■ WHAT YOU HAVE TO DO:
Reproduce each line from the first in the data through the line that contains "H(s) = 20(s + 500) / (s + 15)" exactly; give nothing else.

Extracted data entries
▼
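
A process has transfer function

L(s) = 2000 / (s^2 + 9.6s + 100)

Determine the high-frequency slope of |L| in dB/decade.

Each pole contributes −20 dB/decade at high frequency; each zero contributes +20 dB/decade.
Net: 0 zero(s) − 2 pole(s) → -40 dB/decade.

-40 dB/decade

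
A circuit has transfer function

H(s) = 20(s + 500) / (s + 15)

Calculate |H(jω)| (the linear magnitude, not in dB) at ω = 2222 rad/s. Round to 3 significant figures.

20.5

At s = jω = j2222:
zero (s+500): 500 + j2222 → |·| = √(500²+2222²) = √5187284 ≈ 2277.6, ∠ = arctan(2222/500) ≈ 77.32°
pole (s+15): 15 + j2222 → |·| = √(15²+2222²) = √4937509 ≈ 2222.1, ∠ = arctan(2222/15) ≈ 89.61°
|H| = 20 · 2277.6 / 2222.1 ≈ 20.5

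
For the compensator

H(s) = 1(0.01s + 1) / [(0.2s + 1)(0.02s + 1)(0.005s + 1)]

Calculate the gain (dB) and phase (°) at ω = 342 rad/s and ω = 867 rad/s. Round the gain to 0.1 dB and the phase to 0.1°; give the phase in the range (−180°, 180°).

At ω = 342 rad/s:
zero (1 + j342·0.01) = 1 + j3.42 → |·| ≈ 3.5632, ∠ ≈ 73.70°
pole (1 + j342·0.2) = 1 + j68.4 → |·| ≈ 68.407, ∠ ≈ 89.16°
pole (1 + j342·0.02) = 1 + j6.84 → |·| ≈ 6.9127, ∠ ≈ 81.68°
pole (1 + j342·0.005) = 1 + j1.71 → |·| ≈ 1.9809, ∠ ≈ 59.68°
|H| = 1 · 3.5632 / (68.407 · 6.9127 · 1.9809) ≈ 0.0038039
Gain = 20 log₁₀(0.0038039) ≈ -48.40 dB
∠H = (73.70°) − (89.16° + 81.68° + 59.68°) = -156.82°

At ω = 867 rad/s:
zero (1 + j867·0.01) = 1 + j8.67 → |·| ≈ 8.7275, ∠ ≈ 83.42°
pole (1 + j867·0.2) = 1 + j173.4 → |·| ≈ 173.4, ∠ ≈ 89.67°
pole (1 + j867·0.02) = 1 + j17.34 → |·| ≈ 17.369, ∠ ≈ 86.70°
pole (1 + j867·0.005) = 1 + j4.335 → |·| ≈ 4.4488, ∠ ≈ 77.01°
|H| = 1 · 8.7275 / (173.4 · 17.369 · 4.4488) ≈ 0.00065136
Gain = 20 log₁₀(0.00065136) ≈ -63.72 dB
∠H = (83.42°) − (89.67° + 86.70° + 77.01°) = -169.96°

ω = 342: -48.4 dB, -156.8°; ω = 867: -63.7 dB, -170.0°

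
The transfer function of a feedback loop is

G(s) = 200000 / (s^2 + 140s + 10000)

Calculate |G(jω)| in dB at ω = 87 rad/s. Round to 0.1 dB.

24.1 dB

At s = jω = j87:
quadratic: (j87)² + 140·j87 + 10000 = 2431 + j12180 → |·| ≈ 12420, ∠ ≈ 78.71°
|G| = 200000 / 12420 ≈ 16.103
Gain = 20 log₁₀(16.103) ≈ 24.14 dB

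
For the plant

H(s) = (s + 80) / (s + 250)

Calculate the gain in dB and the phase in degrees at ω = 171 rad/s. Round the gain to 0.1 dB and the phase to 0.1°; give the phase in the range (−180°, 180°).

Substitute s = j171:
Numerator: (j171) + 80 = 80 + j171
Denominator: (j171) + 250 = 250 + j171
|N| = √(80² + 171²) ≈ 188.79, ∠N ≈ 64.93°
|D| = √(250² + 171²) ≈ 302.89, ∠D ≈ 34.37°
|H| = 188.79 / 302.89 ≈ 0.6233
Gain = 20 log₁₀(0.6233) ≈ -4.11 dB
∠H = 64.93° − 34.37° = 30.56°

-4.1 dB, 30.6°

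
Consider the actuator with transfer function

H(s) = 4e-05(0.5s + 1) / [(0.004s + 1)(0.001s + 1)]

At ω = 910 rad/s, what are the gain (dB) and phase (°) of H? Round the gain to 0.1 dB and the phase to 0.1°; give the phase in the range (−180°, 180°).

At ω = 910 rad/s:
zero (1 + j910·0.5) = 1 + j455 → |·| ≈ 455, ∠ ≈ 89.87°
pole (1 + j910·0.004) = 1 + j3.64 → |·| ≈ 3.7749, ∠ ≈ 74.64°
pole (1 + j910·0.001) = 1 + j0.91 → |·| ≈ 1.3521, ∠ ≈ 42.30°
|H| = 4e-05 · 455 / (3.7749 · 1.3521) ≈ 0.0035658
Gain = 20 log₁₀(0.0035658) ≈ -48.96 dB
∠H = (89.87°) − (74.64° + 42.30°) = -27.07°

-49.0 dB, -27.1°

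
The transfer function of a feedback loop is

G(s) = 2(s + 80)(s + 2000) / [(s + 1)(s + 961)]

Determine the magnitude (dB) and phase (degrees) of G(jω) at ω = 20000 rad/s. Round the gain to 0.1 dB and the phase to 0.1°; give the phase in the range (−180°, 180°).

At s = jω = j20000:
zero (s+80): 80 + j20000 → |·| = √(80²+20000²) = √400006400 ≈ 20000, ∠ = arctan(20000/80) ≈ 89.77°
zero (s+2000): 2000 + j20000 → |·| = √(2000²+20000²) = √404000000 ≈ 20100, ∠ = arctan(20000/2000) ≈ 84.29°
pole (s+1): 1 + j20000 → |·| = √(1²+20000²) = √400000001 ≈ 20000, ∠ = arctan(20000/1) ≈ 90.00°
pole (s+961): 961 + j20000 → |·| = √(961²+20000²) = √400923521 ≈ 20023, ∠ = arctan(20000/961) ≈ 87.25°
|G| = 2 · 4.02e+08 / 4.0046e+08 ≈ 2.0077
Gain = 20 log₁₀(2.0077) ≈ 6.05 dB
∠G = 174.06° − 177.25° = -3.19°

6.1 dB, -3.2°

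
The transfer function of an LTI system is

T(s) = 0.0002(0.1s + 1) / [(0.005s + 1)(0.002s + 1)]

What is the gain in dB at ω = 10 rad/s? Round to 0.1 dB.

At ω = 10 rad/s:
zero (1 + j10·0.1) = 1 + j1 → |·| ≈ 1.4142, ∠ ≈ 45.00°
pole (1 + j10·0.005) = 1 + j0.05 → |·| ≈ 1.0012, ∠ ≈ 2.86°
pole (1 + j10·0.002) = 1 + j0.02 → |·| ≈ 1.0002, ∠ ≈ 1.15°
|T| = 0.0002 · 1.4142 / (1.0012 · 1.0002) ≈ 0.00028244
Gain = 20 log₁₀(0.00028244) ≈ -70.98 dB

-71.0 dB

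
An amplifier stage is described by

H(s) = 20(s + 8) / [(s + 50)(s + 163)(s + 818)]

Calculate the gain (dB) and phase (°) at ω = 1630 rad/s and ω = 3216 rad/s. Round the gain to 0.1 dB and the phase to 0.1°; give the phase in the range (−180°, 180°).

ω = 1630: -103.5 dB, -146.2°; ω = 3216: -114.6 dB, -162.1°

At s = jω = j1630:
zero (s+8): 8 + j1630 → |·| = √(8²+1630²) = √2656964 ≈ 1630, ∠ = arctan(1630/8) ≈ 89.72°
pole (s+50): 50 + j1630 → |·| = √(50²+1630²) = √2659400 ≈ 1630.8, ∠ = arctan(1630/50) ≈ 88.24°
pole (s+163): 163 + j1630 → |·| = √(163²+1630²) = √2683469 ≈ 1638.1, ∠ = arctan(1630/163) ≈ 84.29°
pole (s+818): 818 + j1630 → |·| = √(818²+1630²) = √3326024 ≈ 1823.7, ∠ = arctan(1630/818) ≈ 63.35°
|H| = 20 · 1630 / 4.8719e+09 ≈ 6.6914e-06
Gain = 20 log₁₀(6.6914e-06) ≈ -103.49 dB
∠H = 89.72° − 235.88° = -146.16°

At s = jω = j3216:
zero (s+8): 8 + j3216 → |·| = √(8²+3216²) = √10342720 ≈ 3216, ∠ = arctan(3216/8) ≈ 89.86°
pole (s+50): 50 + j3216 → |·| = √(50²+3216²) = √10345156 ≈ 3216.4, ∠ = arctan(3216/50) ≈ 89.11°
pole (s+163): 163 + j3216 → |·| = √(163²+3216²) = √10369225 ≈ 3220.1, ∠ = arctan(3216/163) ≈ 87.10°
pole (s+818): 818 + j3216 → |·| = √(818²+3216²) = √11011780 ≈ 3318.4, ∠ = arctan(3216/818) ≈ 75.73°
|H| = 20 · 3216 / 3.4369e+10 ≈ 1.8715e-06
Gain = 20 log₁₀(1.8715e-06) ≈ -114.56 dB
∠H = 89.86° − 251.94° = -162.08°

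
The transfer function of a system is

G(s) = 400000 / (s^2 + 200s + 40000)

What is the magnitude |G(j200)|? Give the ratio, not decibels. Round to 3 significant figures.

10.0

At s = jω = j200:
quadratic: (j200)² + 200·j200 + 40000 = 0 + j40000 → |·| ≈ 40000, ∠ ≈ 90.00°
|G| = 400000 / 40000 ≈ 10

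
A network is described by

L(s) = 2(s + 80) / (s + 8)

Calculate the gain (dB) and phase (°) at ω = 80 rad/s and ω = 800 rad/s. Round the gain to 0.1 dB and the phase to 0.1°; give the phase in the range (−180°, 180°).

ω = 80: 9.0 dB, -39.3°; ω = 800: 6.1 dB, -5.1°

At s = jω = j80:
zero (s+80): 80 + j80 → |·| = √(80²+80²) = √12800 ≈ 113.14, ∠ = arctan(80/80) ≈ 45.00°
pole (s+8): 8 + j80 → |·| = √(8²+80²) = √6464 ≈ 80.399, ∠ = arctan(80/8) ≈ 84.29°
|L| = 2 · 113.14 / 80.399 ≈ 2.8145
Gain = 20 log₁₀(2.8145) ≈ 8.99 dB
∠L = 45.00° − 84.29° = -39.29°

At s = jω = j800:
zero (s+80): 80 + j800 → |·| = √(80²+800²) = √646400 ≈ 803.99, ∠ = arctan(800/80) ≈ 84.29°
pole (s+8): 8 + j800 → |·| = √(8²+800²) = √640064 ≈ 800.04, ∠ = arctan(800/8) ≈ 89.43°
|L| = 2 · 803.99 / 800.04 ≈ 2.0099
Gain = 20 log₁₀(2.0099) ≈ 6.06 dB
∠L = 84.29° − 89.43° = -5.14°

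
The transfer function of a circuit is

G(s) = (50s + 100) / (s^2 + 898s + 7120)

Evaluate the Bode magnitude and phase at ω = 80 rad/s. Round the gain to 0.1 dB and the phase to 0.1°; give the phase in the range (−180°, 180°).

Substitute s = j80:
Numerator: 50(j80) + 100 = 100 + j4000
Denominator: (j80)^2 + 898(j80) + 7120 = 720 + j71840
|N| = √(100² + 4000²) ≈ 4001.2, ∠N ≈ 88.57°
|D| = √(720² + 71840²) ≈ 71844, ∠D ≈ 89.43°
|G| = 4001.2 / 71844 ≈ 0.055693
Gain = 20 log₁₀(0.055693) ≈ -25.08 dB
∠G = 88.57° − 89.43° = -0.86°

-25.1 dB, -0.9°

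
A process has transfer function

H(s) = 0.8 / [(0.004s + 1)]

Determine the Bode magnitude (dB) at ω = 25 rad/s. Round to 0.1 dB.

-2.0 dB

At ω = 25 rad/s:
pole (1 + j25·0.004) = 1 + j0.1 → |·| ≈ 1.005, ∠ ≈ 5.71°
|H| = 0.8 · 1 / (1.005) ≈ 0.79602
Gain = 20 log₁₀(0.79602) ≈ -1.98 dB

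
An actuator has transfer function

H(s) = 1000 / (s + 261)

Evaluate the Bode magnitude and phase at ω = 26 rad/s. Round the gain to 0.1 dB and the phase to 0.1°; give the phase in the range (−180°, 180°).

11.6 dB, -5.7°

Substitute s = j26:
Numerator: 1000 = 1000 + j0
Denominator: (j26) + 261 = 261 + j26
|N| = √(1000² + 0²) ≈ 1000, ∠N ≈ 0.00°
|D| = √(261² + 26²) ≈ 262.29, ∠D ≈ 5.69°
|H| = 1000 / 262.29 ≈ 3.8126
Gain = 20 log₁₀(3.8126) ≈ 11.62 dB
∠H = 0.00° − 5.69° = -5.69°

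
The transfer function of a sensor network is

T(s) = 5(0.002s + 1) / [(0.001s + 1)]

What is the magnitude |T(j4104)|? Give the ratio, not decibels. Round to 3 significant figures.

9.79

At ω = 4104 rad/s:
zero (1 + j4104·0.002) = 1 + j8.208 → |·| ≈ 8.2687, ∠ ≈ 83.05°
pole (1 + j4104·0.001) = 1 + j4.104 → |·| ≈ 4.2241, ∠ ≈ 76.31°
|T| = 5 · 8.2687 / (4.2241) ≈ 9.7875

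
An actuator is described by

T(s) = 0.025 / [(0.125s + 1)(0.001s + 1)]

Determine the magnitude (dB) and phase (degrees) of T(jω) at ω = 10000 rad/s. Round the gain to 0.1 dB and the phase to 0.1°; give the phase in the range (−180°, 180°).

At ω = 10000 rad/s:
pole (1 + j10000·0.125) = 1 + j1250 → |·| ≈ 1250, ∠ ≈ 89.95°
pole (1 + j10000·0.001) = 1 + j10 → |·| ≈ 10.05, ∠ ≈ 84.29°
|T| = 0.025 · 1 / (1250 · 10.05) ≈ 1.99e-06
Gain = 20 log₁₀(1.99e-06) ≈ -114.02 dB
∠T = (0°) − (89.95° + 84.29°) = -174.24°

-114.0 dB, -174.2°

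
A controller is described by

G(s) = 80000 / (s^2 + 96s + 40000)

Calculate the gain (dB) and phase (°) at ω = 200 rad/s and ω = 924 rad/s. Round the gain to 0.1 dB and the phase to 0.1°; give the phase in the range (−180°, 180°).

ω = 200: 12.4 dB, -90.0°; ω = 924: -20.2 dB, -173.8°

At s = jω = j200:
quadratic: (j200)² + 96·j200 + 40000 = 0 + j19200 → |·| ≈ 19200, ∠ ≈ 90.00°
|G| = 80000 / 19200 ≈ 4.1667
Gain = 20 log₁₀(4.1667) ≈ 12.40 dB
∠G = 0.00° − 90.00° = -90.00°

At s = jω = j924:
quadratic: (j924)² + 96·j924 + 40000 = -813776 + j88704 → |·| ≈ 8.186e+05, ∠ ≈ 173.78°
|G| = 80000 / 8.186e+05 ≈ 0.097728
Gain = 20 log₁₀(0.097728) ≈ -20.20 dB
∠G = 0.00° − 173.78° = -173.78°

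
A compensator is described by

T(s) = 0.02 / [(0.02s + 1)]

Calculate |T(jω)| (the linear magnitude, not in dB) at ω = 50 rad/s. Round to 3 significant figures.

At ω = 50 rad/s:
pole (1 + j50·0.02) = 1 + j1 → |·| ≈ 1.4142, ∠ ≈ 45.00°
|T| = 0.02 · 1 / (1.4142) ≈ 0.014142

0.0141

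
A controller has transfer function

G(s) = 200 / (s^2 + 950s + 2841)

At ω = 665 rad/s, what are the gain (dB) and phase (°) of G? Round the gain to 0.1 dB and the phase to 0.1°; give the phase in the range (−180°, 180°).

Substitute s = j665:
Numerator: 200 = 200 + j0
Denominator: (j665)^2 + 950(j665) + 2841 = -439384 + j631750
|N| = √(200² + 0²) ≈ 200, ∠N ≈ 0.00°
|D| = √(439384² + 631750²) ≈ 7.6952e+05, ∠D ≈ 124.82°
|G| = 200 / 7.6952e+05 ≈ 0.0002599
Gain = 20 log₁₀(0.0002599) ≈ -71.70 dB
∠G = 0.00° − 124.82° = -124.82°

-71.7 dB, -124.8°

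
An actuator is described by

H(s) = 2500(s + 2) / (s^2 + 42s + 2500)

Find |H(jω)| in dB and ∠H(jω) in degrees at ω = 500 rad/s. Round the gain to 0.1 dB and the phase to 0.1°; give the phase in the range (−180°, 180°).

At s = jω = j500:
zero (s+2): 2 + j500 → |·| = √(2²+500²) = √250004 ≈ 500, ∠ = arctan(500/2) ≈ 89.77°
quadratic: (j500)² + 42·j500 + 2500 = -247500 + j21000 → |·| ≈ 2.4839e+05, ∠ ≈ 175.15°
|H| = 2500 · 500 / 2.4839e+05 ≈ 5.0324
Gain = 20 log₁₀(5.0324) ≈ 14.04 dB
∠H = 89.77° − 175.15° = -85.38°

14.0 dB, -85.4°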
▲
■ EXERCISE RESPONSE:
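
A process has transfer function

L(s) = 2000 / (s^2 + 9.6s + 100)

Determine the high-frequency slope of |L| in dB/decade.

Each pole contributes −20 dB/decade at high frequency; each zero contributes +20 dB/decade.
Net: 0 zero(s) − 2 pole(s) → -40 dB/decade.

-40 dB/decade

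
A circuit has transfer function

H(s) = 20(s + 500) / (s + 15)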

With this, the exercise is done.